> [Stored items]
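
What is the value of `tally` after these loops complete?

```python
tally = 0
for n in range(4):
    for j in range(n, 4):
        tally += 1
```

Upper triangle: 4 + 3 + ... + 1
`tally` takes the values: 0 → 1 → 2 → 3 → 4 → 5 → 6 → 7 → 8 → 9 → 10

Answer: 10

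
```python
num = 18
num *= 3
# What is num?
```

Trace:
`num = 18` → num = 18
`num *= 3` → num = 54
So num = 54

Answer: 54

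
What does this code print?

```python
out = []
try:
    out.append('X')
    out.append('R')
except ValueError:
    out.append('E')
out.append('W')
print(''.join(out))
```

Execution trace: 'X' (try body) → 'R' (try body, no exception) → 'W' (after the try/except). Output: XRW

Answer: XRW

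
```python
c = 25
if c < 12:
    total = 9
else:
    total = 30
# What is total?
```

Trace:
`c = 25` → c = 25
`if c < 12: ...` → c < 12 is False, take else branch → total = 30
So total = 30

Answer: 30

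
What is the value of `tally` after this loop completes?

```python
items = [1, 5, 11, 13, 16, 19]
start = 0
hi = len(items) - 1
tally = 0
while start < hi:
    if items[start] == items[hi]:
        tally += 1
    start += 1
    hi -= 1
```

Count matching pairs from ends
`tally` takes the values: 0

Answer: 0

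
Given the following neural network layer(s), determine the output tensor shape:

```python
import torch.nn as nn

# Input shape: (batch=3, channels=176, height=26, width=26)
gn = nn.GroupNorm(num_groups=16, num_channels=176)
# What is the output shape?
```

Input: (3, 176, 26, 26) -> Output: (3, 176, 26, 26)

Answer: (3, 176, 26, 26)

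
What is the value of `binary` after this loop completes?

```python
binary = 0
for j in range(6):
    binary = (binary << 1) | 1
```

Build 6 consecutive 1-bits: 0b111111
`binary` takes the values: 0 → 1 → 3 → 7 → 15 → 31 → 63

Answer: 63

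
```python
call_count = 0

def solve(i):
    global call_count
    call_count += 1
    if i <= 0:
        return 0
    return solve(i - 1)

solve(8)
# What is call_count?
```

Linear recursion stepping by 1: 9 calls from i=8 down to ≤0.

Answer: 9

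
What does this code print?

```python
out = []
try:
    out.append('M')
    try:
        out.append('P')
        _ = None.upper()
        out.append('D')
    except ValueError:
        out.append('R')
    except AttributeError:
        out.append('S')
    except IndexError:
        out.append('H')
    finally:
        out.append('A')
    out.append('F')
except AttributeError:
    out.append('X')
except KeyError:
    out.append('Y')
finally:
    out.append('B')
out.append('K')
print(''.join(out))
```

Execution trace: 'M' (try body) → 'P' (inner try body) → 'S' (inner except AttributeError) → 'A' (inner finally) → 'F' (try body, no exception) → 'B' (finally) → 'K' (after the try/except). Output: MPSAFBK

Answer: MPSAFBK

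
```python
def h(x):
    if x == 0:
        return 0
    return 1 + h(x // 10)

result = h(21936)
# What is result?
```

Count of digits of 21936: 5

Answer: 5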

> [Exercise aim]
Check each line of the data for "range". Copy the lines where it turns up.

> [Task result]
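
for n in range(4):
    for j in range(n, 4):
for j in range(6):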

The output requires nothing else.